§ **Task objective**
Starting with the line that contains "TPMWWOJN is ROT-19", reproduce each line through the end of the entries exactly as written.

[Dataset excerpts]
+===+

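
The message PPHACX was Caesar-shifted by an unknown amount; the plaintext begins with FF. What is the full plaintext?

From the crib: P(15)−F(5)=10, so the shift is 10.
Subtract 10 from each ciphertext letter:
P(15): 15−10=5 → F
P(15): 15−10=5 → F
H(7): 7−10=-3≡23 → X
A(0): 0−10=-10≡16 → Q
C(2): 2−10=-8≡18 → S
X(23): 23−10=13 → N

FFXQSN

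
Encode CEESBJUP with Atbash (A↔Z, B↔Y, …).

C(2) → X(23)
E(4) → V(21)
E(4) → V(21)
S(18) → H(7)
B(1) → Y(24)
J(9) → Q(16)
U(20) → F(5)
P(15) → K(10)

XVVHYQFK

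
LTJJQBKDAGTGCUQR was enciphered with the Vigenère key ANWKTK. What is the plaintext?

Repeat the key across the ciphertext: ANWKTKANWKTKANWK
L(11)−A(0): 11 → L
T(19)−N(13): 6 → G
J(9)−W(22): -13≡13 → N
J(9)−K(10): -1≡25 → Z
Q(16)−T(19): -3≡23 → X
B(1)−K(10): -9≡17 → R
K(10)−A(0): 10 → K
D(3)−N(13): -10≡16 → Q
A(0)−W(22): -22≡4 → E
G(6)−K(10): -4≡22 → W
T(19)−T(19): 0 → A
G(6)−K(10): -4≡22 → W
C(2)−A(0): 2 → C
U(20)−N(13): 7 → H
Q(16)−W(22): -6≡20 → U
R(17)−K(10): 7 → H

LGNZXRKQEWAWCHUH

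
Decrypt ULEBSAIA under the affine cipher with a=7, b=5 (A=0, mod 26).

The inverse of 7 mod 26 is 15, since 7·15=105≡1. Apply D(y)=15·(y−5) mod 26:
U(20): 15·(20−5)=225≡17 → R
L(11): 15·(11−5)=90≡12 → M
E(4): 15·(4−5)=-15≡11 → L
B(1): 15·(1−5)=-60≡18 → S
S(18): 15·(18−5)=195≡13 → N
A(0): 15·(0−5)=-75≡3 → D
I(8): 15·(8−5)=45≡19 → T
A(0): 15·(0−5)=-75≡3 → D

RMLSNDTD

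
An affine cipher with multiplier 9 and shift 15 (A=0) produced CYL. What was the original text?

NBO

The inverse of 9 mod 26 is 3, since 9·3=27≡1. Apply D(y)=3·(y−15) mod 26:
C(2): 3·(2−15)=-39≡13 → N
Y(24): 3·(24−15)=27≡1 → B
L(11): 3·(11−15)=-12≡14 → O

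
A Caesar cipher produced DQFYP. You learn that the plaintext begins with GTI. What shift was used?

From the crib: D(3)−G(6)=-3≡23, so the shift is 23.

23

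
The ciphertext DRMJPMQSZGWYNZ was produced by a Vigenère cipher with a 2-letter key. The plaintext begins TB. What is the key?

KQ

Subtract each crib letter from the matching ciphertext letter (mod 26):
D(3)−T(19)=-16≡10 → K
R(17)−B(1)=16 → Q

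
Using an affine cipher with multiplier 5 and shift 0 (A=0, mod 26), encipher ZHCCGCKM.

VJKKEKYI

Z(25): 5·25+0=125≡21 → V
H(7): 5·7+0=35≡9 → J
C(2): 5·2+0=10 → K
C(2): 5·2+0=10 → K
G(6): 5·6+0=30≡4 → E
C(2): 5·2+0=10 → K
K(10): 5·10+0=50≡24 → Y
M(12): 5·12+0=60≡8 → I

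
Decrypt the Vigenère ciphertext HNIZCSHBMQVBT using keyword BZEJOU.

GOEQOYGCIHHHS

Repeat the key across the ciphertext: BZEJOUBZEJOUB
H(7)−B(1): 6 → G
N(13)−Z(25): -12≡14 → O
I(8)−E(4): 4 → E
Z(25)−J(9): 16 → Q
C(2)−O(14): -12≡14 → O
S(18)−U(20): -2≡24 → Y
H(7)−B(1): 6 → G
B(1)−Z(25): -24≡2 → C
M(12)−E(4): 8 → I
Q(16)−J(9): 7 → H
V(21)−O(14): 7 → H
B(1)−U(20): -19≡7 → H
T(19)−B(1): 18 → S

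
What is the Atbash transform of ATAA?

A(0) → Z(25)
T(19) → G(6)
A(0) → Z(25)
A(0) → Z(25)

ZGZZ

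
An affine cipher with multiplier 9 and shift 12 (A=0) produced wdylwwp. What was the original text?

ezkxeej

The inverse of 9 mod 26 is 3, since 9·3=27≡1. Apply D(y)=3·(y−12) mod 26:
w(22): 3·(22−12)=30≡4 → e
d(3): 3·(3−12)=-27≡25 → z
y(24): 3·(24−12)=36≡10 → k
l(11): 3·(11−12)=-3≡23 → x
w(22): 3·(22−12)=30≡4 → e
w(22): 3·(22−12)=30≡4 → e
p(15): 3·(15−12)=9 → j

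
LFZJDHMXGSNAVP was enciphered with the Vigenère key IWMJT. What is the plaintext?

DJNAKZQLXZFEJG

Repeat the key across the ciphertext: IWMJTIWMJTIWMJ
L(11)−I(8): 3 → D
F(5)−W(22): -17≡9 → J
Z(25)−M(12): 13 → N
J(9)−J(9): 0 → A
D(3)−T(19): -16≡10 → K
H(7)−I(8): -1≡25 → Z
M(12)−W(22): -10≡16 → Q
X(23)−M(12): 11 → L
G(6)−J(9): -3≡23 → X
S(18)−T(19): -1≡25 → Z
N(13)−I(8): 5 → F
A(0)−W(22): -22≡4 → E
V(21)−M(12): 9 → J
P(15)−J(9): 6 → G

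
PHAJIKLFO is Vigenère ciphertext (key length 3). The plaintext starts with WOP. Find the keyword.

Subtract each crib letter from the matching ciphertext letter (mod 26):
P(15)−W(22)=-7≡19 → T
H(7)−O(14)=-7≡19 → T
A(0)−P(15)=-15≡11 → L

TTL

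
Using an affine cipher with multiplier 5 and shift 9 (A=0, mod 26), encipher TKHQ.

T(19): 5·19+9=104≡0 → A
K(10): 5·10+9=59≡7 → H
H(7): 5·7+9=44≡18 → S
Q(16): 5·16+9=89≡11 → L

AHSL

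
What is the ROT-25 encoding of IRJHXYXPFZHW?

HQIGWXWOEYGV

I(8): 8+25=33≡7 → H
R(17): 17+25=42≡16 → Q
J(9): 9+25=34≡8 → I
H(7): 7+25=32≡6 → G
X(23): 23+25=48≡22 → W
Y(24): 24+25=49≡23 → X
X(23): 23+25=48≡22 → W
P(15): 15+25=40≡14 → O
F(5): 5+25=30≡4 → E
Z(25): 25+25=50≡24 → Y
H(7): 7+25=32≡6 → G
W(22): 22+25=47≡21 → V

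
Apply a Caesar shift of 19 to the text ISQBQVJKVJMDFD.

I(8): 8+19=27≡1 → B
S(18): 18+19=37≡11 → L
Q(16): 16+19=35≡9 → J
B(1): 1+19=20 → U
Q(16): 16+19=35≡9 → J
V(21): 21+19=40≡14 → O
J(9): 9+19=28≡2 → C
K(10): 10+19=29≡3 → D
V(21): 21+19=40≡14 → O
J(9): 9+19=28≡2 → C
M(12): 12+19=31≡5 → F
D(3): 3+19=22 → W
F(5): 5+19=24 → Y
D(3): 3+19=22 → W

BLJUJOCDOCFWYW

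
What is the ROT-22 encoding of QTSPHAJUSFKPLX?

MPOLDWFQOBGLHT

Q(16): 16+22=38≡12 → M
T(19): 19+22=41≡15 → P
S(18): 18+22=40≡14 → O
P(15): 15+22=37≡11 → L
H(7): 7+22=29≡3 → D
A(0): 0+22=22 → W
J(9): 9+22=31≡5 → F
U(20): 20+22=42≡16 → Q
S(18): 18+22=40≡14 → O
F(5): 5+22=27≡1 → B
K(10): 10+22=32≡6 → G
P(15): 15+22=37≡11 → L
L(11): 11+22=33≡7 → H
X(23): 23+22=45≡19 → T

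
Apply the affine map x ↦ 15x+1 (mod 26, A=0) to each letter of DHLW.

D(3): 15·3+1=46≡20 → U
H(7): 15·7+1=106≡2 → C
L(11): 15·11+1=166≡10 → K
W(22): 15·22+1=331≡19 → T

UCKT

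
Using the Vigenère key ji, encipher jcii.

skrq

Repeat the key across the message: jiji
j(9)+j(9): 18 → s
c(2)+i(8): 10 → k
i(8)+j(9): 17 → r
i(8)+i(8): 16 → q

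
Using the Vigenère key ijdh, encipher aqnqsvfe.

Repeat the key across the message: ijdhijdh
a(0)+i(8): 8 → i
q(16)+j(9): 25 → z
n(13)+d(3): 16 → q
q(16)+h(7): 23 → x
s(18)+i(8): 26≡0 → a
v(21)+j(9): 30≡4 → e
f(5)+d(3): 8 → i
e(4)+h(7): 11 → l

izqxaeil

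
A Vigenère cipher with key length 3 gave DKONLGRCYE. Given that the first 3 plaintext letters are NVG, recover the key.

QPI

Subtract each crib letter from the matching ciphertext letter (mod 26):
D(3)−N(13)=-10≡16 → Q
K(10)−V(21)=-11≡15 → P
O(14)−G(6)=8 → I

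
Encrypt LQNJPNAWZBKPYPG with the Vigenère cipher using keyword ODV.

Repeat the key across the message: ODVODVODVODVODV
L(11)+O(14): 25 → Z
Q(16)+D(3): 19 → T
N(13)+V(21): 34≡8 → I
J(9)+O(14): 23 → X
P(15)+D(3): 18 → S
N(13)+V(21): 34≡8 → I
A(0)+O(14): 14 → O
W(22)+D(3): 25 → Z
Z(25)+V(21): 46≡20 → U
B(1)+O(14): 15 → P
K(10)+D(3): 13 → N
P(15)+V(21): 36≡10 → K
Y(24)+O(14): 38≡12 → M
P(15)+D(3): 18 → S
G(6)+V(21): 27≡1 → B

ZTIXSIOZUPNKMSB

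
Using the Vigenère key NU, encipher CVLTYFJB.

Repeat the key across the message: NUNUNUNU
C(2)+N(13): 15 → P
V(21)+U(20): 41≡15 → P
L(11)+N(13): 24 → Y
T(19)+U(20): 39≡13 → N
Y(24)+N(13): 37≡11 → L
F(5)+U(20): 25 → Z
J(9)+N(13): 22 → W
B(1)+U(20): 21 → V

PPYNLZWV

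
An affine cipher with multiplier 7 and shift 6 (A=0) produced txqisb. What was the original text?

The inverse of 7 mod 26 is 15, since 7·15=105≡1. Apply D(y)=15·(y−6) mod 26:
t(19): 15·(19−6)=195≡13 → n
x(23): 15·(23−6)=255≡21 → v
q(16): 15·(16−6)=150≡20 → u
i(8): 15·(8−6)=30≡4 → e
s(18): 15·(18−6)=180≡24 → y
b(1): 15·(1−6)=-75≡3 → d

nvueyd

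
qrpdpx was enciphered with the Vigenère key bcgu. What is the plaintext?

ppjjov

Repeat the key across the ciphertext: bcgubc
q(16)−b(1): 15 → p
r(17)−c(2): 15 → p
p(15)−g(6): 9 → j
d(3)−u(20): -17≡9 → j
p(15)−b(1): 14 → o
x(23)−c(2): 21 → v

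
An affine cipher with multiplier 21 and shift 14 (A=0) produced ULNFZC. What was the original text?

The inverse of 21 mod 26 is 5, since 21·5=105≡1. Apply D(y)=5·(y−14) mod 26:
U(20): 5·(20−14)=30≡4 → E
L(11): 5·(11−14)=-15≡11 → L
N(13): 5·(13−14)=-5≡21 → V
F(5): 5·(5−14)=-45≡7 → H
Z(25): 5·(25−14)=55≡3 → D
C(2): 5·(2−14)=-60≡18 → S

ELVHDS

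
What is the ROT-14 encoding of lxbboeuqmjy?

l(11): 11+14=25 → z
x(23): 23+14=37≡11 → l
b(1): 1+14=15 → p
b(1): 1+14=15 → p
o(14): 14+14=28≡2 → c
e(4): 4+14=18 → s
u(20): 20+14=34≡8 → i
q(16): 16+14=30≡4 → e
m(12): 12+14=26≡0 → a
j(9): 9+14=23 → x
y(24): 24+14=38≡12 → m

zlppcsieaxm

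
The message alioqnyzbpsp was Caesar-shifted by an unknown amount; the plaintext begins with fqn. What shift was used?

From the crib: a(0)−f(5)=-5≡21, so the shift is 21.

21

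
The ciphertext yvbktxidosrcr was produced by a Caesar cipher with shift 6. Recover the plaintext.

y(24): 24−6=18 → s
v(21): 21−6=15 → p
b(1): 1−6=-5≡21 → v
k(10): 10−6=4 → e
t(19): 19−6=13 → n
x(23): 23−6=17 → r
i(8): 8−6=2 → c
d(3): 3−6=-3≡23 → x
o(14): 14−6=8 → i
s(18): 18−6=12 → m
r(17): 17−6=11 → l
c(2): 2−6=-4≡22 → w
r(17): 17−6=11 → l

spvenrcximlwl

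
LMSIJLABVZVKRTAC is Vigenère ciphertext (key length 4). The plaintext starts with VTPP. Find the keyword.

Subtract each crib letter from the matching ciphertext letter (mod 26):
L(11)−V(21)=-10≡16 → Q
M(12)−T(19)=-7≡19 → T
S(18)−P(15)=3 → D
I(8)−P(15)=-7≡19 → T

QTDT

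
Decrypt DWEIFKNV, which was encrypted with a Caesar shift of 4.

D(3): 3−4=-1≡25 → Z
W(22): 22−4=18 → S
E(4): 4−4=0 → A
I(8): 8−4=4 → E
F(5): 5−4=1 → B
K(10): 10−4=6 → G
N(13): 13−4=9 → J
V(21): 21−4=17 → R

ZSAEBGJR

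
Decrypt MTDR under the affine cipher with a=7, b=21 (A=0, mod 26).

VWQS

The inverse of 7 mod 26 is 15, since 7·15=105≡1. Apply D(y)=15·(y−21) mod 26:
M(12): 15·(12−21)=-135≡21 → V
T(19): 15·(19−21)=-30≡22 → W
D(3): 15·(3−21)=-270≡16 → Q
R(17): 15·(17−21)=-60≡18 → S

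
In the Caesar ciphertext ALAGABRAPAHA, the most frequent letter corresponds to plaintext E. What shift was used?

The most frequent ciphertext letter is A (appears 6 times).
A is position 0; E is position 4.
Shift = -4≡22.

22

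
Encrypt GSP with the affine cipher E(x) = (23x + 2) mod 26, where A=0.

G(6): 23·6+2=140≡10 → K
S(18): 23·18+2=416≡0 → A
P(15): 23·15+2=347≡9 → J

KAJ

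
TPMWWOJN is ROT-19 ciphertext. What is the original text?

AWTDDVQU

T(19): 19−19=0 → A
P(15): 15−19=-4≡22 → W
M(12): 12−19=-7≡19 → T
W(22): 22−19=3 → D
W(22): 22−19=3 → D
O(14): 14−19=-5≡21 → V
J(9): 9−19=-10≡16 → Q
N(13): 13−19=-6≡20 → U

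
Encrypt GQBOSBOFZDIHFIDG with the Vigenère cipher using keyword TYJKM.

ZOKYEUMOJPBFOSPZ

Repeat the key across the message: TYJKMTYJKMTYJKMT
G(6)+T(19): 25 → Z
Q(16)+Y(24): 40≡14 → O
B(1)+J(9): 10 → K
O(14)+K(10): 24 → Y
S(18)+M(12): 30≡4 → E
B(1)+T(19): 20 → U
O(14)+Y(24): 38≡12 → M
F(5)+J(9): 14 → O
Z(25)+K(10): 35≡9 → J
D(3)+M(12): 15 → P
I(8)+T(19): 27≡1 → B
H(7)+Y(24): 31≡5 → F
F(5)+J(9): 14 → O
I(8)+K(10): 18 → S
D(3)+M(12): 15 → P
G(6)+T(19): 25 → Z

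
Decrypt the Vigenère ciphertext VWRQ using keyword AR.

Repeat the key across the ciphertext: ARAR
V(21)−A(0): 21 → V
W(22)−R(17): 5 → F
R(17)−A(0): 17 → R
Q(16)−R(17): -1≡25 → Z

VFRZ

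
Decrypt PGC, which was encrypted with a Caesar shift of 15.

ARN

P(15): 15−15=0 → A
G(6): 6−15=-9≡17 → R
C(2): 2−15=-13≡13 → N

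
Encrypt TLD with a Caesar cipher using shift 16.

T(19): 19+16=35≡9 → J
L(11): 11+16=27≡1 → B
D(3): 3+16=19 → T

JBT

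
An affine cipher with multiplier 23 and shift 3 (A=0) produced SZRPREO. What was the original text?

The inverse of 23 mod 26 is 17, since 23·17=391≡1. Apply D(y)=17·(y−3) mod 26:
S(18): 17·(18−3)=255≡21 → V
Z(25): 17·(25−3)=374≡10 → K
R(17): 17·(17−3)=238≡4 → E
P(15): 17·(15−3)=204≡22 → W
R(17): 17·(17−3)=238≡4 → E
E(4): 17·(4−3)=17 → R
O(14): 17·(14−3)=187≡5 → F

VKEWERF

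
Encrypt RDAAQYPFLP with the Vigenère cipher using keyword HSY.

Repeat the key across the message: HSYHSYHSYH
R(17)+H(7): 24 → Y
D(3)+S(18): 21 → V
A(0)+Y(24): 24 → Y
A(0)+H(7): 7 → H
Q(16)+S(18): 34≡8 → I
Y(24)+Y(24): 48≡22 → W
P(15)+H(7): 22 → W
F(5)+S(18): 23 → X
L(11)+Y(24): 35≡9 → J
P(15)+H(7): 22 → W

YVYHIWWXJW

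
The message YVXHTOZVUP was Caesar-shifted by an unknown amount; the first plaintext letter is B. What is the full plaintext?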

+===+

§ **Task answer**
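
TPMWWOJN is ROT-19 ciphertext. What is the original text?

AWTDDVQU

T(19): 19−19=0 → A
P(15): 15−19=-4≡22 → W
M(12): 12−19=-7≡19 → T
W(22): 22−19=3 → D
W(22): 22−19=3 → D
O(14): 14−19=-5≡21 → V
J(9): 9−19=-10≡16 → Q
N(13): 13−19=-6≡20 → U

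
Encrypt GQBOSBOFZDIHFIDG with the Vigenère cipher using keyword TYJKM.

ZOKYEUMOJPBFOSPZ

Repeat the key across the message: TYJKMTYJKMTYJKMT
G(6)+T(19): 25 → Z
Q(16)+Y(24): 40≡14 → O
B(1)+J(9): 10 → K
O(14)+K(10): 24 → Y
S(18)+M(12): 30≡4 → E
B(1)+T(19): 20 → U
O(14)+Y(24): 38≡12 → M
F(5)+J(9): 14 → O
Z(25)+K(10): 35≡9 → J
D(3)+M(12): 15 → P
I(8)+T(19): 27≡1 → B
H(7)+Y(24): 31≡5 → F
F(5)+J(9): 14 → O
I(8)+K(10): 18 → S
D(3)+M(12): 15 → P
G(6)+T(19): 25 → Z

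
Decrypt the Vigenère ciphertext VWRQ using keyword AR.

Repeat the key across the ciphertext: ARAR
V(21)−A(0): 21 → V
W(22)−R(17): 5 → F
R(17)−A(0): 17 → R
Q(16)−R(17): -1≡25 → Z

VFRZ

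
Decrypt PGC, which was encrypted with a Caesar shift of 15.

ARN

P(15): 15−15=0 → A
G(6): 6−15=-9≡17 → R
C(2): 2−15=-13≡13 → N

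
Encrypt TLD with a Caesar cipher using shift 16.

T(19): 19+16=35≡9 → J
L(11): 11+16=27≡1 → B
D(3): 3+16=19 → T

JBT

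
An affine cipher with multiplier 23 and shift 3 (A=0) produced SZRPREO. What was the original text?

The inverse of 23 mod 26 is 17, since 23·17=391≡1. Apply D(y)=17·(y−3) mod 26:
S(18): 17·(18−3)=255≡21 → V
Z(25): 17·(25−3)=374≡10 → K
R(17): 17·(17−3)=238≡4 → E
P(15): 17·(15−3)=204≡22 → W
R(17): 17·(17−3)=238≡4 → E
E(4): 17·(4−3)=17 → R
O(14): 17·(14−3)=187≡5 → F

VKEWERF

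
Encrypt RDAAQYPFLP with the Vigenère cipher using keyword HSY.

Repeat the key across the message: HSYHSYHSYH
R(17)+H(7): 24 → Y
D(3)+S(18): 21 → V
A(0)+Y(24): 24 → Y
A(0)+H(7): 7 → H
Q(16)+S(18): 34≡8 → I
Y(24)+Y(24): 48≡22 → W
P(15)+H(7): 22 → W
F(5)+S(18): 23 → X
L(11)+Y(24): 35≡9 → J
P(15)+H(7): 22 → W

YVYHIWWXJW

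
The message YVXHTOZVUP was Caesar-shifted by an unknown amount; the first plaintext letter is B. What is the full plaintext?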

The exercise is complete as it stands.